● What you need to do
All of the data below needs to be set down again, exactly as shown.

(Stored data entries)
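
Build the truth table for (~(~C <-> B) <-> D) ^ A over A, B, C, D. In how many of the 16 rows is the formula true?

8

A | B | C | D || ((~(~C <-> B) <-> D) ^ A)
F | F | F | F ||             F            
F | F | F | T ||             T            
F | F | T | F ||             T            
F | F | T | T ||             F            
F | T | F | F ||             T            
F | T | F | T ||             F            
F | T | T | F ||             F            
F | T | T | T ||             T            
T | F | F | F ||             T            
T | F | F | T ||             F            
T | F | T | F ||             F            
T | F | T | T ||             T            
T | T | F | F ||             F            
T | T | F | T ||             T            
T | T | T | F ||             T            
T | T | T | T ||             F            
The formula is true on 8 of the 16 rows.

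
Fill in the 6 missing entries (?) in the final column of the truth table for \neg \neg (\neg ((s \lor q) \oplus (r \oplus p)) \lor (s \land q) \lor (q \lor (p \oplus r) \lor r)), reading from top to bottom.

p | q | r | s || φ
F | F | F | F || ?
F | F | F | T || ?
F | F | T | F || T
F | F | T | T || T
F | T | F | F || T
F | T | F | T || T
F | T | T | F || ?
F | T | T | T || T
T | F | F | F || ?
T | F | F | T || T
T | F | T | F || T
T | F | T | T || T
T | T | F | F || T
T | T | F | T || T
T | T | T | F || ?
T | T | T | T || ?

T, F, T, T, T, T

Row p=F, q=F, r=F, s=F: (\neg ((s \lor q) \oplus (r \oplus p)) \lor (s \land q) \lor (q \lor (p \oplus r) \lor r)) = T, \neg (\neg ((s \lor q) \oplus (r \oplus p)) \lor (s \land q) \lor (q \lor (p \oplus r) \lor r)) = F, so the formula = T.
Row p=F, q=F, r=F, s=T: (\neg ((s \lor q) \oplus (r \oplus p)) \lor (s \land q) \lor (q \lor (p \oplus r) \lor r)) = F, \neg (\neg ((s \lor q) \oplus (r \oplus p)) \lor (s \land q) \lor (q \lor (p \oplus r) \lor r)) = T, so the formula = F.
Row p=F, q=T, r=T, s=F: (\neg ((s \lor q) \oplus (r \oplus p)) \lor (s \land q) \lor (q \lor (p \oplus r) \lor r)) = T, \neg (\neg ((s \lor q) \oplus (r \oplus p)) \lor (s \land q) \lor (q \lor (p \oplus r) \lor r)) = F, so the formula = T.
Row p=T, q=F, r=F, s=F: (\neg ((s \lor q) \oplus (r \oplus p)) \lor (s \land q) \lor (q \lor (p \oplus r) \lor r)) = T, \neg (\neg ((s \lor q) \oplus (r \oplus p)) \lor (s \land q) \lor (q \lor (p \oplus r) \lor r)) = F, so the formula = T.
Row p=T, q=T, r=T, s=F: (\neg ((s \lor q) \oplus (r \oplus p)) \lor (s \land q) \lor (q \lor (p \oplus r) \lor r)) = T, \neg (\neg ((s \lor q) \oplus (r \oplus p)) \lor (s \land q) \lor (q \lor (p \oplus r) \lor r)) = F, so the formula = T.
Row p=T, q=T, r=T, s=T: (\neg ((s \lor q) \oplus (r \oplus p)) \lor (s \land q) \lor (q \lor (p \oplus r) \lor r)) = T, \neg (\neg ((s \lor q) \oplus (r \oplus p)) \lor (s \land q) \lor (q \lor (p \oplus r) \lor r)) = F, so the formula = T.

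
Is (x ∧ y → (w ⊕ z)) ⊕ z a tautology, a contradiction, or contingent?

x | y | z | w | (((x ∧ y) → (w ⊕ z)) ⊕ z)
- | - | - | - | -------------------------
F | F | F | F |             T            
F | F | F | T |             T            
F | F | T | F |             F            
F | F | T | T |             F            
F | T | F | F |             T            
F | T | F | T |             T            
F | T | T | F |             F            
F | T | T | T |             F            
T | F | F | F |             T            
T | F | F | T |             T            
T | F | T | F |             F            
T | F | T | T |             F            
T | T | F | F |             F            
T | T | F | T |             T            
T | T | T | F |             F            
T | T | T | T |             T            
8 of 16 rows are T, so the formula is contingent.

contingent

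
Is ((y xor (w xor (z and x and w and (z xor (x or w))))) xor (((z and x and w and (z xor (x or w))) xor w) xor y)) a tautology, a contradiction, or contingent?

contradiction

x  y  z  w  |  φ
1  1  1  1  |  0
1  1  1  0  |  0
1  1  0  1  |  0
1  1  0  0  |  0
1  0  1  1  |  0
1  0  1  0  |  0
1  0  0  1  |  0
1  0  0  0  |  0
0  1  1  1  |  0
0  1  1  0  |  0
0  1  0  1  |  0
0  1  0  0  |  0
0  0  1  1  |  0
0  0  1  0  |  0
0  0  0  1  |  0
0  0  0  0  |  0
Every row is 0, so the formula is a contradiction.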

● Written answer
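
Build the truth table for (~(~C <-> B) <-> D) ^ A over A, B, C, D. In how many of the 16 rows is the formula true?

8

A | B | C | D || ((~(~C <-> B) <-> D) ^ A)
F | F | F | F ||             F            
F | F | F | T ||             T            
F | F | T | F ||             T            
F | F | T | T ||             F            
F | T | F | F ||             T            
F | T | F | T ||             F            
F | T | T | F ||             F            
F | T | T | T ||             T            
T | F | F | F ||             T            
T | F | F | T ||             F            
T | F | T | F ||             F            
T | F | T | T ||             T            
T | T | F | F ||             F            
T | T | F | T ||             T            
T | T | T | F ||             T            
T | T | T | T ||             F            
The formula is true on 8 of the 16 rows.

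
Fill in the 6 missing entries (?) in the final column of the truth table for \neg \neg (\neg ((s \lor q) \oplus (r \oplus p)) \lor (s \land q) \lor (q \lor (p \oplus r) \lor r)), reading from top to bottom.

p | q | r | s || φ
F | F | F | F || ?
F | F | F | T || ?
F | F | T | F || T
F | F | T | T || T
F | T | F | F || T
F | T | F | T || T
F | T | T | F || ?
F | T | T | T || T
T | F | F | F || ?
T | F | F | T || T
T | F | T | F || T
T | F | T | T || T
T | T | F | F || T
T | T | F | T || T
T | T | T | F || ?
T | T | T | T || ?

T, F, T, T, T, T

Row p=F, q=F, r=F, s=F: (\neg ((s \lor q) \oplus (r \oplus p)) \lor (s \land q) \lor (q \lor (p \oplus r) \lor r)) = T, \neg (\neg ((s \lor q) \oplus (r \oplus p)) \lor (s \land q) \lor (q \lor (p \oplus r) \lor r)) = F, so the formula = T.
Row p=F, q=F, r=F, s=T: (\neg ((s \lor q) \oplus (r \oplus p)) \lor (s \land q) \lor (q \lor (p \oplus r) \lor r)) = F, \neg (\neg ((s \lor q) \oplus (r \oplus p)) \lor (s \land q) \lor (q \lor (p \oplus r) \lor r)) = T, so the formula = F.
Row p=F, q=T, r=T, s=F: (\neg ((s \lor q) \oplus (r \oplus p)) \lor (s \land q) \lor (q \lor (p \oplus r) \lor r)) = T, \neg (\neg ((s \lor q) \oplus (r \oplus p)) \lor (s \land q) \lor (q \lor (p \oplus r) \lor r)) = F, so the formula = T.
Row p=T, q=F, r=F, s=F: (\neg ((s \lor q) \oplus (r \oplus p)) \lor (s \land q) \lor (q \lor (p \oplus r) \lor r)) = T, \neg (\neg ((s \lor q) \oplus (r \oplus p)) \lor (s \land q) \lor (q \lor (p \oplus r) \lor r)) = F, so the formula = T.
Row p=T, q=T, r=T, s=F: (\neg ((s \lor q) \oplus (r \oplus p)) \lor (s \land q) \lor (q \lor (p \oplus r) \lor r)) = T, \neg (\neg ((s \lor q) \oplus (r \oplus p)) \lor (s \land q) \lor (q \lor (p \oplus r) \lor r)) = F, so the formula = T.
Row p=T, q=T, r=T, s=T: (\neg ((s \lor q) \oplus (r \oplus p)) \lor (s \land q) \lor (q \lor (p \oplus r) \lor r)) = T, \neg (\neg ((s \lor q) \oplus (r \oplus p)) \lor (s \land q) \lor (q \lor (p \oplus r) \lor r)) = F, so the formula = T.

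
Is (x ∧ y → (w ⊕ z)) ⊕ z a tautology, a contradiction, or contingent?

x | y | z | w | (((x ∧ y) → (w ⊕ z)) ⊕ z)
- | - | - | - | -------------------------
F | F | F | F |             T            
F | F | F | T |             T            
F | F | T | F |             F            
F | F | T | T |             F            
F | T | F | F |             T            
F | T | F | T |             T            
F | T | T | F |             F            
F | T | T | T |             F            
T | F | F | F |             T            
T | F | F | T |             T            
T | F | T | F |             F            
T | F | T | T |             F            
T | T | F | F |             F            
T | T | F | T |             T            
T | T | T | F |             F            
T | T | T | T |             T            
8 of 16 rows are T, so the formula is contingent.

contingent

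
Is ((y xor (w xor (z and x and w and (z xor (x or w))))) xor (((z and x and w and (z xor (x or w))) xor w) xor y)) a tautology, a contradiction, or contingent?

contradiction

x  y  z  w  |  φ
1  1  1  1  |  0
1  1  1  0  |  0
1  1  0  1  |  0
1  1  0  0  |  0
1  0  1  1  |  0
1  0  1  0  |  0
1  0  0  1  |  0
1  0  0  0  |  0
0  1  1  1  |  0
0  1  1  0  |  0
0  1  0  1  |  0
0  1  0  0  |  0
0  0  1  1  |  0
0  0  1  0  |  0
0  0  0  1  |  0
0  0  0  0  |  0
Every row is 0, so the formula is a contradiction.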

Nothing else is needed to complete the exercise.